:: AIM OF THE EXERCISE ::
Let the output be exactly the lines from the one containing "An engineer verifying" through the end of the records below, both included.

:: MATERIAL PROVIDED ::
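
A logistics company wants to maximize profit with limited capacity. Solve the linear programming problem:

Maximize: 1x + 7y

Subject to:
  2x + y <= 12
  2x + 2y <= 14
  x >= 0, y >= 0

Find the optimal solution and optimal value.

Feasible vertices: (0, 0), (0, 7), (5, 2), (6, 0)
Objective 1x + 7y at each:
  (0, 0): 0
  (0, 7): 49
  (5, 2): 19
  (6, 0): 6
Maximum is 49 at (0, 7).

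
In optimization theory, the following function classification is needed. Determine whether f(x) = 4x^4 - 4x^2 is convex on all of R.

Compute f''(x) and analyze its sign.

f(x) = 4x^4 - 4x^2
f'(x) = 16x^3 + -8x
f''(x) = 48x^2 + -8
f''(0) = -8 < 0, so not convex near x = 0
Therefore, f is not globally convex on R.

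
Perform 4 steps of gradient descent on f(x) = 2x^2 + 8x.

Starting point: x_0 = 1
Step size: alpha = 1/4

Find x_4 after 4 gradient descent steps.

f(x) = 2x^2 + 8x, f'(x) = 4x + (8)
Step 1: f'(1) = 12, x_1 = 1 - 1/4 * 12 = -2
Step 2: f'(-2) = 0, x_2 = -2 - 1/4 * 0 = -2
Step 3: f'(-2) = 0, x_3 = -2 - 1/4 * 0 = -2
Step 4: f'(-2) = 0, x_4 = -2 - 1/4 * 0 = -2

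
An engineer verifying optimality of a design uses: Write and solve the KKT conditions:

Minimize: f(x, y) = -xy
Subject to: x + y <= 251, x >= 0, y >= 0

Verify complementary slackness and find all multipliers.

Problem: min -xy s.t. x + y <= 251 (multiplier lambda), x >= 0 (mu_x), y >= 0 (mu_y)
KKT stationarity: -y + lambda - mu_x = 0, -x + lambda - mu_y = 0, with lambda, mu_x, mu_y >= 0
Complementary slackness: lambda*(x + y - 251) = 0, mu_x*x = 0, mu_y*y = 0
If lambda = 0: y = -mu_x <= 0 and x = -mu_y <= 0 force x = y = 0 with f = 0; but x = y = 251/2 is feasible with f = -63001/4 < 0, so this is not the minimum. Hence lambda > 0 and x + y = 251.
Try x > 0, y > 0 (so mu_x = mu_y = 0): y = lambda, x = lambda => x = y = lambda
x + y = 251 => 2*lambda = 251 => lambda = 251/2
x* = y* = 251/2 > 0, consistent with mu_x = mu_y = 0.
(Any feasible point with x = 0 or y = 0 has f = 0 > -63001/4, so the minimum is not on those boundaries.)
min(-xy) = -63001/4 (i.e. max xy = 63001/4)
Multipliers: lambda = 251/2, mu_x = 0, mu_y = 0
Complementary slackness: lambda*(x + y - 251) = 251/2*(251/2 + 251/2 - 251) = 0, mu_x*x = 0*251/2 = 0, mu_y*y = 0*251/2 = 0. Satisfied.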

:: EXERCISE RESPONSE ::
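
An engineer verifying optimality of a design uses: Write and solve the KKT conditions:

Minimize: f(x, y) = -xy
Subject to: x + y <= 251, x >= 0, y >= 0

Verify complementary slackness and find all multipliers.

Problem: min -xy s.t. x + y <= 251 (multiplier lambda), x >= 0 (mu_x), y >= 0 (mu_y)
KKT stationarity: -y + lambda - mu_x = 0, -x + lambda - mu_y = 0, with lambda, mu_x, mu_y >= 0
Complementary slackness: lambda*(x + y - 251) = 0, mu_x*x = 0, mu_y*y = 0
If lambda = 0: y = -mu_x <= 0 and x = -mu_y <= 0 force x = y = 0 with f = 0; but x = y = 251/2 is feasible with f = -63001/4 < 0, so this is not the minimum. Hence lambda > 0 and x + y = 251.
Try x > 0, y > 0 (so mu_x = mu_y = 0): y = lambda, x = lambda => x = y = lambda
x + y = 251 => 2*lambda = 251 => lambda = 251/2
x* = y* = 251/2 > 0, consistent with mu_x = mu_y = 0.
(Any feasible point with x = 0 or y = 0 has f = 0 > -63001/4, so the minimum is not on those boundaries.)
min(-xy) = -63001/4 (i.e. max xy = 63001/4)
Multipliers: lambda = 251/2, mu_x = 0, mu_y = 0
Complementary slackness: lambda*(x + y - 251) = 251/2*(251/2 + 251/2 - 251) = 0, mu_x*x = 0*251/2 = 0, mu_y*y = 0*251/2 = 0. Satisfied.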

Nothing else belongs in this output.